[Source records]
:::

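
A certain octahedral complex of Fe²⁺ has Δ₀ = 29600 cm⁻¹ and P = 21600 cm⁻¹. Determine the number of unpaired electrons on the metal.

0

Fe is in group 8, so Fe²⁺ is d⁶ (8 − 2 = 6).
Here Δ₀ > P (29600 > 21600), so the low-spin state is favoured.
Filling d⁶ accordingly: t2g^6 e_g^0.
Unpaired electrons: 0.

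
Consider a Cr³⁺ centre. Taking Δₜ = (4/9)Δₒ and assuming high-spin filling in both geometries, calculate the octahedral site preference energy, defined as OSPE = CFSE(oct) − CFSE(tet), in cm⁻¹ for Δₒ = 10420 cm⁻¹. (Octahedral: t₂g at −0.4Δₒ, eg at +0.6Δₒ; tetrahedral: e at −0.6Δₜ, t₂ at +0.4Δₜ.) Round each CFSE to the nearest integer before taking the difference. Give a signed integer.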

:::

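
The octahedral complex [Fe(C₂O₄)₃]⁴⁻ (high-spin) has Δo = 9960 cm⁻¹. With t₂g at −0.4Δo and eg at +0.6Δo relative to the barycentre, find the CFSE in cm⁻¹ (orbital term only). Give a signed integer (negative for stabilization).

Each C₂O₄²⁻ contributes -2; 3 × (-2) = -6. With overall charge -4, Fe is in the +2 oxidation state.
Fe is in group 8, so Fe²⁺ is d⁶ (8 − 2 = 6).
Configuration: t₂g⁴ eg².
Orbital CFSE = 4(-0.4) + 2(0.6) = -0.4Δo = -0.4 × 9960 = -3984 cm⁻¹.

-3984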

:::

_PROBLEM_
Scan the entries above for the line containing "A certain octahedral", and copy it and all lines after it exactly, down to and including the line containing "Consider a Cr³⁺".

_SOLUTION TO THE PROBLEM_
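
A certain octahedral complex of Fe²⁺ has Δ₀ = 29600 cm⁻¹ and P = 21600 cm⁻¹. Determine the number of unpaired electrons on the metal.

0

Fe is in group 8, so Fe²⁺ is d⁶ (8 − 2 = 6).
Here Δ₀ > P (29600 > 21600), so the low-spin state is favoured.
Filling d⁶ accordingly: t2g^6 e_g^0.
Unpaired electrons: 0.

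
Consider a Cr³⁺ centre. Taking Δₜ = (4/9)Δₒ and assuming high-spin filling in both geometries, calculate the octahedral site preference energy, defined as OSPE = CFSE(oct) − CFSE(tet), in cm⁻¹ for Δₒ = 10420 cm⁻¹. (Octahedral: t₂g at −0.4Δₒ, eg at +0.6Δₒ; tetrahedral: e at −0.6Δₜ, t₂ at +0.4Δₜ.) Round each CFSE to the nearest integer before taking the difference. Give a signed integer.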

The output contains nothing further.